## [Exercise aim]
Each record listed below is to be output exactly as written.

BEGIN Exercise inputs

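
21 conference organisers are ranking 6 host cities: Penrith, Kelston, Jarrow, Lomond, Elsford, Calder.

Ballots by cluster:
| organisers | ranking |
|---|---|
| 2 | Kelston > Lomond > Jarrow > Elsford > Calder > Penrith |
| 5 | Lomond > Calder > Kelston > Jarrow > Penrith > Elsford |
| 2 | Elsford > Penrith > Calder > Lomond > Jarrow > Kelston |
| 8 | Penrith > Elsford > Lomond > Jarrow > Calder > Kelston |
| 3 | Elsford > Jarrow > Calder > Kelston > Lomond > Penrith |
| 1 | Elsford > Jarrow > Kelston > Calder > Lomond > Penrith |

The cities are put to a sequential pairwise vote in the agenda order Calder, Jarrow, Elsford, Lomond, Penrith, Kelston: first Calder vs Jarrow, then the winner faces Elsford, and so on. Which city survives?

Round 1: Calder vs Jarrow — 7–14, Jarrow advances.
Round 2: Jarrow vs Elsford — 7–14, Elsford advances.
Round 3: Elsford vs Lomond — 14–7, Elsford advances.
Round 4: Elsford vs Penrith — 8–13, Penrith advances.
Round 5: Penrith vs Kelston — 10–11, Kelston advances.
Kelston survives the agenda.

Kelston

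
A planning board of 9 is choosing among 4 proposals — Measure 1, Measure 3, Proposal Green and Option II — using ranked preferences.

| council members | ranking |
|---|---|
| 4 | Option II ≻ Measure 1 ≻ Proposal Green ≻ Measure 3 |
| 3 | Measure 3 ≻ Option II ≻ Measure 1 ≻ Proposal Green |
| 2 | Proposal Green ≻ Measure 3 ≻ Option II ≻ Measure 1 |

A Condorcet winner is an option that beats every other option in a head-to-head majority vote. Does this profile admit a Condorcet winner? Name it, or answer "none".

Head-to-head results (9 council members):
Measure 1 vs Measure 3: Measure 3 wins 5–4.
Measure 1 vs Proposal Green: Measure 1 wins 7–2.
Measure 1 vs Option II: Option II, 9–0.
Measure 3 vs Proposal Green: Proposal Green, 6–3.
Measure 3 vs Option II: Measure 3 preferred on 3+2 = 5 ballots; Measure 3 wins 5–4.
Proposal Green vs Option II: Proposal Green preferred on 2 ballots; Option II wins 7–2.
Every option loses at least once (Measure 1 loses to Measure 3; Measure 3 loses to Proposal Green; Proposal Green loses to Measure 1; Option II loses to Measure 3). The majority relation contains the cycle Measure 1 → Proposal Green → Measure 3 → Measure 1, so there is no Condorcet winner.

none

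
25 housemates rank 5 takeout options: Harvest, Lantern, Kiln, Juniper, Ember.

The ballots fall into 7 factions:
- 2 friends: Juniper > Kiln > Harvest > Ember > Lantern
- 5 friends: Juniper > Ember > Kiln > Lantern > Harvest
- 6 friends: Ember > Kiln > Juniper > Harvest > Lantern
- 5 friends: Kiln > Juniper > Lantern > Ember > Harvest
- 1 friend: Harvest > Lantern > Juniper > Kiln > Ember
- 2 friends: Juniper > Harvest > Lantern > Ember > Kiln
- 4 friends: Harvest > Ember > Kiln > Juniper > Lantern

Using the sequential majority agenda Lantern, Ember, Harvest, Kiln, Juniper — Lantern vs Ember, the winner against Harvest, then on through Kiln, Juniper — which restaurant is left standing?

Round 1: Lantern vs Ember — 8–17, Ember advances.
Round 2: Ember vs Harvest — 16–9, Ember advances.
Round 3: Ember vs Kiln — 17–8, Ember advances.
Round 4: Ember vs Juniper — 10–15, Juniper advances.
The agenda winner is Juniper.

Juniper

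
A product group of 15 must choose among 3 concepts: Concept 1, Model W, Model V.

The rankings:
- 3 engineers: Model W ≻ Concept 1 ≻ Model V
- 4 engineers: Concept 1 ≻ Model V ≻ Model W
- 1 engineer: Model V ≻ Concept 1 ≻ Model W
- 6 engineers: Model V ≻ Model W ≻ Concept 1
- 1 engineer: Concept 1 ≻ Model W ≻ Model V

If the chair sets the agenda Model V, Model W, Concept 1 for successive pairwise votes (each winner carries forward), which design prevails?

Round 1: Model V vs Model W — 11–4, Model V advances.
Round 2: Model V vs Concept 1 — 7–8, Concept 1 advances.
Concept 1 survives the agenda.

Concept 1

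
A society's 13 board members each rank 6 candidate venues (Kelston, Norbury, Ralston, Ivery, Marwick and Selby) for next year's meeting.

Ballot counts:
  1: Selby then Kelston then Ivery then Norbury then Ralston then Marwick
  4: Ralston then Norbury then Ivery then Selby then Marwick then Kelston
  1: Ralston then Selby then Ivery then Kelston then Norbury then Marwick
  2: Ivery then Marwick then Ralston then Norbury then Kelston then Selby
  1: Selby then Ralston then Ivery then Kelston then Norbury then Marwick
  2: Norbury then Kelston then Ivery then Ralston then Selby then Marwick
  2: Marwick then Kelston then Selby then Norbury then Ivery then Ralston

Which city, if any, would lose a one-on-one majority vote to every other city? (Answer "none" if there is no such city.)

Pairwise majorities:
Kelston vs Norbury: Norbury, 8–5.
Kelston–Ralston: Ralston 8–5.
Kelston–Ivery: Ivery 8–5.
Kelston–Marwick: Marwick 8–5.
Kelston–Selby: Selby 7–6.
Norbury vs Ralston: Norbury preferred on 1+2+2 = 5 ballots; Ralston wins 8–5.
Norbury vs Ivery: 4+2+2 = 8 for Norbury, 5 for Ivery — Norbury by 8–5.
Norbury vs Marwick: Norbury is ranked higher on 1+4+1+1+2 = 9 ballots, Marwick on 4. Norbury wins 9–4.
Norbury vs Selby: Norbury is ranked higher on 4+2+2 = 8 ballots, Selby on 5. Norbury wins 8–5.
Ralston–Ivery: Ivery 7–6.
Ralston vs Marwick: Ralston wins 9–4.
Ralston vs Selby: Ralston, 9–4.
Ivery vs Marwick: 1+4+1+2+1+2 = 11 for Ivery, 2 for Marwick — Ivery by 11–2.
Ivery vs Selby: Ivery wins 8–5.
Marwick–Selby: Selby 9–4.
Only Kelston has no wins; Kelston is the Condorcet loser.

Kelston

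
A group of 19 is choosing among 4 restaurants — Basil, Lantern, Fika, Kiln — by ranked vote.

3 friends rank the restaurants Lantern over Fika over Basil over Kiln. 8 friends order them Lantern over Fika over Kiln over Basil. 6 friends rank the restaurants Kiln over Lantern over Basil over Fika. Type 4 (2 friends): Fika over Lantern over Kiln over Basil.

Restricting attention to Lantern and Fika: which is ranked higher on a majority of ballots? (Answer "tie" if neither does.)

Ballots ranking Lantern above Fika: 3 + 8 + 6 = 17.
Ballots ranking Fika above Lantern: 19 − 17 = 2.
Lantern wins the head-to-head 17–2.

Lantern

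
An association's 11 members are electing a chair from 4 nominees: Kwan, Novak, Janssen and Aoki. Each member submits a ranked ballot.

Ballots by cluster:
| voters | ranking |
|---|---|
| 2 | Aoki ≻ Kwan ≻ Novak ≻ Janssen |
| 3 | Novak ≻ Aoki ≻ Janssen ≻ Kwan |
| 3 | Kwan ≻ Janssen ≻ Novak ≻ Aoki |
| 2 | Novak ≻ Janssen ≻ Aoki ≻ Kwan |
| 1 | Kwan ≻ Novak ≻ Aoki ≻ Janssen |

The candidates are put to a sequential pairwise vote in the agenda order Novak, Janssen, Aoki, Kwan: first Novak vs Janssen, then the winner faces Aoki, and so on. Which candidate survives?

Round 1: Novak vs Janssen — 8–3, Novak advances.
Round 2: Novak vs Aoki — 9–2, Novak advances.
Round 3: Novak vs Kwan — 5–6, Kwan advances.
The agenda winner is Kwan.

Kwan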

END Exercise inputs

## [Result for this task]
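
21 conference organisers are ranking 6 host cities: Penrith, Kelston, Jarrow, Lomond, Elsford, Calder.

Ballots by cluster:
| organisers | ranking |
|---|---|
| 2 | Kelston > Lomond > Jarrow > Elsford > Calder > Penrith |
| 5 | Lomond > Calder > Kelston > Jarrow > Penrith > Elsford |
| 2 | Elsford > Penrith > Calder > Lomond > Jarrow > Kelston |
| 8 | Penrith > Elsford > Lomond > Jarrow > Calder > Kelston |
| 3 | Elsford > Jarrow > Calder > Kelston > Lomond > Penrith |
| 1 | Elsford > Jarrow > Kelston > Calder > Lomond > Penrith |

The cities are put to a sequential pairwise vote in the agenda order Calder, Jarrow, Elsford, Lomond, Penrith, Kelston: first Calder vs Jarrow, then the winner faces Elsford, and so on. Which city survives?

Round 1: Calder vs Jarrow — 7–14, Jarrow advances.
Round 2: Jarrow vs Elsford — 7–14, Elsford advances.
Round 3: Elsford vs Lomond — 14–7, Elsford advances.
Round 4: Elsford vs Penrith — 8–13, Penrith advances.
Round 5: Penrith vs Kelston — 10–11, Kelston advances.
Kelston survives the agenda.

Kelston

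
A planning board of 9 is choosing among 4 proposals — Measure 1, Measure 3, Proposal Green and Option II — using ranked preferences.

| council members | ranking |
|---|---|
| 4 | Option II ≻ Measure 1 ≻ Proposal Green ≻ Measure 3 |
| 3 | Measure 3 ≻ Option II ≻ Measure 1 ≻ Proposal Green |
| 2 | Proposal Green ≻ Measure 3 ≻ Option II ≻ Measure 1 |

A Condorcet winner is an option that beats every other option in a head-to-head majority vote. Does this profile admit a Condorcet winner? Name it, or answer "none".

Head-to-head results (9 council members):
Measure 1 vs Measure 3: Measure 3 wins 5–4.
Measure 1 vs Proposal Green: Measure 1 wins 7–2.
Measure 1 vs Option II: Option II, 9–0.
Measure 3 vs Proposal Green: Proposal Green, 6–3.
Measure 3 vs Option II: Measure 3 preferred on 3+2 = 5 ballots; Measure 3 wins 5–4.
Proposal Green vs Option II: Proposal Green preferred on 2 ballots; Option II wins 7–2.
Every option loses at least once (Measure 1 loses to Measure 3; Measure 3 loses to Proposal Green; Proposal Green loses to Measure 1; Option II loses to Measure 3). The majority relation contains the cycle Measure 1 → Proposal Green → Measure 3 → Measure 1, so there is no Condorcet winner.

none

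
25 housemates rank 5 takeout options: Harvest, Lantern, Kiln, Juniper, Ember.

The ballots fall into 7 factions:
- 2 friends: Juniper > Kiln > Harvest > Ember > Lantern
- 5 friends: Juniper > Ember > Kiln > Lantern > Harvest
- 6 friends: Ember > Kiln > Juniper > Harvest > Lantern
- 5 friends: Kiln > Juniper > Lantern > Ember > Harvest
- 1 friend: Harvest > Lantern > Juniper > Kiln > Ember
- 2 friends: Juniper > Harvest > Lantern > Ember > Kiln
- 4 friends: Harvest > Ember > Kiln > Juniper > Lantern

Using the sequential majority agenda Lantern, Ember, Harvest, Kiln, Juniper — Lantern vs Ember, the winner against Harvest, then on through Kiln, Juniper — which restaurant is left standing?

Round 1: Lantern vs Ember — 8–17, Ember advances.
Round 2: Ember vs Harvest — 16–9, Ember advances.
Round 3: Ember vs Kiln — 17–8, Ember advances.
Round 4: Ember vs Juniper — 10–15, Juniper advances.
The agenda winner is Juniper.

Juniper

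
A product group of 15 must choose among 3 concepts: Concept 1, Model W, Model V.

The rankings:
- 3 engineers: Model W ≻ Concept 1 ≻ Model V
- 4 engineers: Concept 1 ≻ Model V ≻ Model W
- 1 engineer: Model V ≻ Concept 1 ≻ Model W
- 6 engineers: Model V ≻ Model W ≻ Concept 1
- 1 engineer: Concept 1 ≻ Model W ≻ Model V

If the chair sets the agenda Model V, Model W, Concept 1 for successive pairwise votes (each winner carries forward), which design prevails?

Round 1: Model V vs Model W — 11–4, Model V advances.
Round 2: Model V vs Concept 1 — 7–8, Concept 1 advances.
Concept 1 survives the agenda.

Concept 1

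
A society's 13 board members each rank 6 candidate venues (Kelston, Norbury, Ralston, Ivery, Marwick and Selby) for next year's meeting.

Ballot counts:
  1: Selby then Kelston then Ivery then Norbury then Ralston then Marwick
  4: Ralston then Norbury then Ivery then Selby then Marwick then Kelston
  1: Ralston then Selby then Ivery then Kelston then Norbury then Marwick
  2: Ivery then Marwick then Ralston then Norbury then Kelston then Selby
  1: Selby then Ralston then Ivery then Kelston then Norbury then Marwick
  2: Norbury then Kelston then Ivery then Ralston then Selby then Marwick
  2: Marwick then Kelston then Selby then Norbury then Ivery then Ralston

Which city, if any, would lose a one-on-one majority vote to every other city? (Answer "none" if there is no such city.)

Pairwise majorities:
Kelston vs Norbury: Norbury, 8–5.
Kelston–Ralston: Ralston 8–5.
Kelston–Ivery: Ivery 8–5.
Kelston–Marwick: Marwick 8–5.
Kelston–Selby: Selby 7–6.
Norbury vs Ralston: Norbury preferred on 1+2+2 = 5 ballots; Ralston wins 8–5.
Norbury vs Ivery: 4+2+2 = 8 for Norbury, 5 for Ivery — Norbury by 8–5.
Norbury vs Marwick: Norbury is ranked higher on 1+4+1+1+2 = 9 ballots, Marwick on 4. Norbury wins 9–4.
Norbury vs Selby: Norbury is ranked higher on 4+2+2 = 8 ballots, Selby on 5. Norbury wins 8–5.
Ralston–Ivery: Ivery 7–6.
Ralston vs Marwick: Ralston wins 9–4.
Ralston vs Selby: Ralston, 9–4.
Ivery vs Marwick: 1+4+1+2+1+2 = 11 for Ivery, 2 for Marwick — Ivery by 11–2.
Ivery vs Selby: Ivery wins 8–5.
Marwick–Selby: Selby 9–4.
Only Kelston has no wins; Kelston is the Condorcet loser.

Kelston

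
A group of 19 is choosing among 4 restaurants — Basil, Lantern, Fika, Kiln — by ranked vote.

3 friends rank the restaurants Lantern over Fika over Basil over Kiln. 8 friends order them Lantern over Fika over Kiln over Basil. 6 friends rank the restaurants Kiln over Lantern over Basil over Fika. Type 4 (2 friends): Fika over Lantern over Kiln over Basil.

Restricting attention to Lantern and Fika: which is ranked higher on a majority of ballots? (Answer "tie" if neither does.)

Ballots ranking Lantern above Fika: 3 + 8 + 6 = 17.
Ballots ranking Fika above Lantern: 19 − 17 = 2.
Lantern wins the head-to-head 17–2.

Lantern

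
An association's 11 members are electing a chair from 4 nominees: Kwan, Novak, Janssen and Aoki. Each member submits a ranked ballot.

Ballots by cluster:
| voters | ranking |
|---|---|
| 2 | Aoki ≻ Kwan ≻ Novak ≻ Janssen |
| 3 | Novak ≻ Aoki ≻ Janssen ≻ Kwan |
| 3 | Kwan ≻ Janssen ≻ Novak ≻ Aoki |
| 2 | Novak ≻ Janssen ≻ Aoki ≻ Kwan |
| 1 | Kwan ≻ Novak ≻ Aoki ≻ Janssen |

The candidates are put to a sequential pairwise vote in the agenda order Novak, Janssen, Aoki, Kwan: first Novak vs Janssen, then the winner faces Aoki, and so on. Which candidate survives?

Round 1: Novak vs Janssen — 8–3, Novak advances.
Round 2: Novak vs Aoki — 9–2, Novak advances.
Round 3: Novak vs Kwan — 5–6, Kwan advances.
The agenda winner is Kwan.

Kwan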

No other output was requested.